▶ _Extracted material_
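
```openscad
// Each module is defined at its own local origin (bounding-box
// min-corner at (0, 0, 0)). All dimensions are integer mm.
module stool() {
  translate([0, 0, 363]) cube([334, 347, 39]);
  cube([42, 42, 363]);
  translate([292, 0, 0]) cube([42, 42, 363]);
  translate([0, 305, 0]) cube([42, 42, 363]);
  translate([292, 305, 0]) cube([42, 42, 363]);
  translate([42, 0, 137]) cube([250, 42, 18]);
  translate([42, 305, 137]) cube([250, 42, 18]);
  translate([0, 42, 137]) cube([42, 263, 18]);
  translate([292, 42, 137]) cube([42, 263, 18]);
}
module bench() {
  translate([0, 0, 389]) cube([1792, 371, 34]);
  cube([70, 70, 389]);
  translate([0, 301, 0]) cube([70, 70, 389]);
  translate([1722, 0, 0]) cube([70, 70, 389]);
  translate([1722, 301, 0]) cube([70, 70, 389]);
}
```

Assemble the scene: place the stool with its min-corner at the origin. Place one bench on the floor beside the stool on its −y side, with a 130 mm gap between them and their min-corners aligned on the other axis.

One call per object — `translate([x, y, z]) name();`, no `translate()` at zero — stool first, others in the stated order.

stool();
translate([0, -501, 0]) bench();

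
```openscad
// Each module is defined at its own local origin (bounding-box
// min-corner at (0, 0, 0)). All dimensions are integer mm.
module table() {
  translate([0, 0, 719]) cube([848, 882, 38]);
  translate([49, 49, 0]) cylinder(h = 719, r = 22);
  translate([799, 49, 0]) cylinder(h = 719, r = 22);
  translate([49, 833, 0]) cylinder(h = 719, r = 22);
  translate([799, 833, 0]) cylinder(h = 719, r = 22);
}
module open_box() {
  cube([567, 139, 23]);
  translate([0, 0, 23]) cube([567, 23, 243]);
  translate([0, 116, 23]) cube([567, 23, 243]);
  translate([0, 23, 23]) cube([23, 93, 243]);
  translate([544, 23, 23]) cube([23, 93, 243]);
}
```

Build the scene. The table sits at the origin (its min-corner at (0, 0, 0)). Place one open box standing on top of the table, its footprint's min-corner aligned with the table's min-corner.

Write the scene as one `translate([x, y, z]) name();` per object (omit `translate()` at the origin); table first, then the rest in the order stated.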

▶ _Action item_
Go through the records above and copy each line where "scene" is found.

▶ _Response for this exercise_
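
Assemble the scene: place the stool with its min-corner at the origin. Place one bench on the floor beside the stool on its −y side, with a 130 mm gap between them and their min-corners aligned on the other axis.
Build the scene. The table sits at the origin (its min-corner at (0, 0, 0)). Place one open box standing on top of the table, its footprint's min-corner aligned with the table's min-corner.
Write the scene as one `translate([x, y, z]) name();` per object (omit `translate()` at the origin); table first, then the rest in the order stated.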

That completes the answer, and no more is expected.